- Exercise prompt -
Please restate the listing that follows without changing anything.

#### Given entries

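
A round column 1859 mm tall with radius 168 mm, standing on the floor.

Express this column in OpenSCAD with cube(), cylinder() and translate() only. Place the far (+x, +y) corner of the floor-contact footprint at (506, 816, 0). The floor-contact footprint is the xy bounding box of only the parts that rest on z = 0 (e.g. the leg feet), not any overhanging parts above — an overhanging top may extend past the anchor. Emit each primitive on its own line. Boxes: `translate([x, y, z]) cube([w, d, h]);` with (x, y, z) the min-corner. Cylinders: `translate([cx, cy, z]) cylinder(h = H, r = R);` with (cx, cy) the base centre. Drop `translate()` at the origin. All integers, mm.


translate([338, 648, 0]) cylinder(h = 1859, r = 168);


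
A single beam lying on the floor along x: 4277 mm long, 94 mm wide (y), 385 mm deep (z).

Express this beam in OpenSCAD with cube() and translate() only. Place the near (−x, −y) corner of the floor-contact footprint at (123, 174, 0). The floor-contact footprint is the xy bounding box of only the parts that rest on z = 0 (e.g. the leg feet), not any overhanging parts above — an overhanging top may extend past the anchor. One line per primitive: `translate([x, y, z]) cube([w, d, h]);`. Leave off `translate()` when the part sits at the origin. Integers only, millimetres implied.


translate([123, 174, 0]) cube([4277, 94, 385]);


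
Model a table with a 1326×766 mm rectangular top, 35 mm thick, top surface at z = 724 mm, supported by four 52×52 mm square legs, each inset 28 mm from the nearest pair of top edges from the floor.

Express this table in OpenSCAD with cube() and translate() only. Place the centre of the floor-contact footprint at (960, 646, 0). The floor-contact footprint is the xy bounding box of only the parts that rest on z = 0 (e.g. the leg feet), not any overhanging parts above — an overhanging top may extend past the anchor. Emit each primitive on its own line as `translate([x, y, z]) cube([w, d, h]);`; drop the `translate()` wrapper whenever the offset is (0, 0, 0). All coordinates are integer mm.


translate([297, 263, 689]) cube([1326, 766, 35]);
translate([325, 291, 0]) cube([52, 52, 689]);
translate([1543, 291, 0]) cube([52, 52, 689]);
translate([325, 949, 0]) cube([52, 52, 689]);
translate([1543, 949, 0]) cube([52, 52, 689]);


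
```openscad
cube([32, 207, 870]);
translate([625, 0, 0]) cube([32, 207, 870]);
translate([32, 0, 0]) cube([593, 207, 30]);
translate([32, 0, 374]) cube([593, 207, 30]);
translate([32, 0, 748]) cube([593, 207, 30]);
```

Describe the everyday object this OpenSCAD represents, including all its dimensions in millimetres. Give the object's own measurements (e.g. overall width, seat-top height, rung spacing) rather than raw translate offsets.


An open bookshelf. Two side panels, each 32 mm thick, 207 mm deep and 870 mm tall, stand 657 mm apart (outside-to-outside). Between them sit 3 shelves, each 30 mm thick and 207 mm deep, spanning the full gap between the sides. The bottom shelf rests on the floor (its underside at z = 0) and the clear gap between one shelf's top and the next shelf's underside is 344 mm.


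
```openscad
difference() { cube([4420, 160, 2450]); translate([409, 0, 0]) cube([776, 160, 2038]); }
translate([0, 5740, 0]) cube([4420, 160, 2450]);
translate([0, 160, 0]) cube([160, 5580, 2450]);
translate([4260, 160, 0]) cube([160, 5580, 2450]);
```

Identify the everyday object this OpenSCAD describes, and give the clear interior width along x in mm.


A single room. The interior width is 4100 mm.

Four walls enclosing a rectangle with a door in the front wall — a room. Outside width 4420 minus two 160 mm walls gives 4100 mm.


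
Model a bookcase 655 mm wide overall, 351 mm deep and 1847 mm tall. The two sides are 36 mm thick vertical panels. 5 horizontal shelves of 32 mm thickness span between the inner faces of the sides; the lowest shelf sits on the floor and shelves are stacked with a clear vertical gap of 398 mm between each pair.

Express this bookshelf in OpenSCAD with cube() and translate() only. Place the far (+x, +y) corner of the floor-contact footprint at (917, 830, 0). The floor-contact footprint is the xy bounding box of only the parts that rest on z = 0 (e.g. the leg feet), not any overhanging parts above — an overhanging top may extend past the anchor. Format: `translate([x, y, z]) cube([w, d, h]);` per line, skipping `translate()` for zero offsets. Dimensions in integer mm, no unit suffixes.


translate([262, 479, 0]) cube([36, 351, 1847]);
translate([881, 479, 0]) cube([36, 351, 1847]);
translate([298, 479, 0]) cube([583, 351, 32]);
translate([298, 479, 430]) cube([583, 351, 32]);
translate([298, 479, 860]) cube([583, 351, 32]);
translate([298, 479, 1290]) cube([583, 351, 32]);
translate([298, 479, 1720]) cube([583, 351, 32]);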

########

- Exercise answer -
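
A round column 1859 mm tall with radius 168 mm, standing on the floor.

Express this column in OpenSCAD with cube(), cylinder() and translate() only. Place the far (+x, +y) corner of the floor-contact footprint at (506, 816, 0). The floor-contact footprint is the xy bounding box of only the parts that rest on z = 0 (e.g. the leg feet), not any overhanging parts above — an overhanging top may extend past the anchor. Emit each primitive on its own line. Boxes: `translate([x, y, z]) cube([w, d, h]);` with (x, y, z) the min-corner. Cylinders: `translate([cx, cy, z]) cylinder(h = H, r = R);` with (cx, cy) the base centre. Drop `translate()` at the origin. All integers, mm.


translate([338, 648, 0]) cylinder(h = 1859, r = 168);


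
A single beam lying on the floor along x: 4277 mm long, 94 mm wide (y), 385 mm deep (z).

Express this beam in OpenSCAD with cube() and translate() only. Place the near (−x, −y) corner of the floor-contact footprint at (123, 174, 0). The floor-contact footprint is the xy bounding box of only the parts that rest on z = 0 (e.g. the leg feet), not any overhanging parts above — an overhanging top may extend past the anchor. One line per primitive: `translate([x, y, z]) cube([w, d, h]);`. Leave off `translate()` when the part sits at the origin. Integers only, millimetres implied.


translate([123, 174, 0]) cube([4277, 94, 385]);


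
Model a table with a 1326×766 mm rectangular top, 35 mm thick, top surface at z = 724 mm, supported by four 52×52 mm square legs, each inset 28 mm from the nearest pair of top edges from the floor.

Express this table in OpenSCAD with cube() and translate() only. Place the centre of the floor-contact footprint at (960, 646, 0). The floor-contact footprint is the xy bounding box of only the parts that rest on z = 0 (e.g. the leg feet), not any overhanging parts above — an overhanging top may extend past the anchor. Emit each primitive on its own line as `translate([x, y, z]) cube([w, d, h]);`; drop the `translate()` wrapper whenever the offset is (0, 0, 0). All coordinates are integer mm.


translate([297, 263, 689]) cube([1326, 766, 35]);
translate([325, 291, 0]) cube([52, 52, 689]);
translate([1543, 291, 0]) cube([52, 52, 689]);
translate([325, 949, 0]) cube([52, 52, 689]);
translate([1543, 949, 0]) cube([52, 52, 689]);


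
```openscad
cube([32, 207, 870]);
translate([625, 0, 0]) cube([32, 207, 870]);
translate([32, 0, 0]) cube([593, 207, 30]);
translate([32, 0, 374]) cube([593, 207, 30]);
translate([32, 0, 748]) cube([593, 207, 30]);
```

Describe the everyday object this OpenSCAD represents, including all its dimensions in millimetres. Give the object's own measurements (e.g. overall width, seat-top height, rung spacing) rather than raw translate offsets.


An open bookshelf. Two side panels, each 32 mm thick, 207 mm deep and 870 mm tall, stand 657 mm apart (outside-to-outside). Between them sit 3 shelves, each 30 mm thick and 207 mm deep, spanning the full gap between the sides. The bottom shelf rests on the floor (its underside at z = 0) and the clear gap between one shelf's top and the next shelf's underside is 344 mm.


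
```openscad
difference() { cube([4420, 160, 2450]); translate([409, 0, 0]) cube([776, 160, 2038]); }
translate([0, 5740, 0]) cube([4420, 160, 2450]);
translate([0, 160, 0]) cube([160, 5580, 2450]);
translate([4260, 160, 0]) cube([160, 5580, 2450]);
```

Identify the everyday object this OpenSCAD describes, and give the clear interior width along x in mm.


A single room. The interior width is 4100 mm.

Four walls enclosing a rectangle with a door in the front wall — a room. Outside width 4420 minus two 160 mm walls gives 4100 mm.


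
Model a bookcase 655 mm wide overall, 351 mm deep and 1847 mm tall. The two sides are 36 mm thick vertical panels. 5 horizontal shelves of 32 mm thickness span between the inner faces of the sides; the lowest shelf sits on the floor and shelves are stacked with a clear vertical gap of 398 mm between each pair.

Express this bookshelf in OpenSCAD with cube() and translate() only. Place the far (+x, +y) corner of the floor-contact footprint at (917, 830, 0). The floor-contact footprint is the xy bounding box of only the parts that rest on z = 0 (e.g. the leg feet), not any overhanging parts above — an overhanging top may extend past the anchor. Format: `translate([x, y, z]) cube([w, d, h]);` per line, skipping `translate()` for zero offsets. Dimensions in integer mm, no unit suffixes.


translate([262, 479, 0]) cube([36, 351, 1847]);
translate([881, 479, 0]) cube([36, 351, 1847]);
translate([298, 479, 0]) cube([583, 351, 32]);
translate([298, 479, 430]) cube([583, 351, 32]);
translate([298, 479, 860]) cube([583, 351, 32]);
translate([298, 479, 1290]) cube([583, 351, 32]);
translate([298, 479, 1720]) cube([583, 351, 32]);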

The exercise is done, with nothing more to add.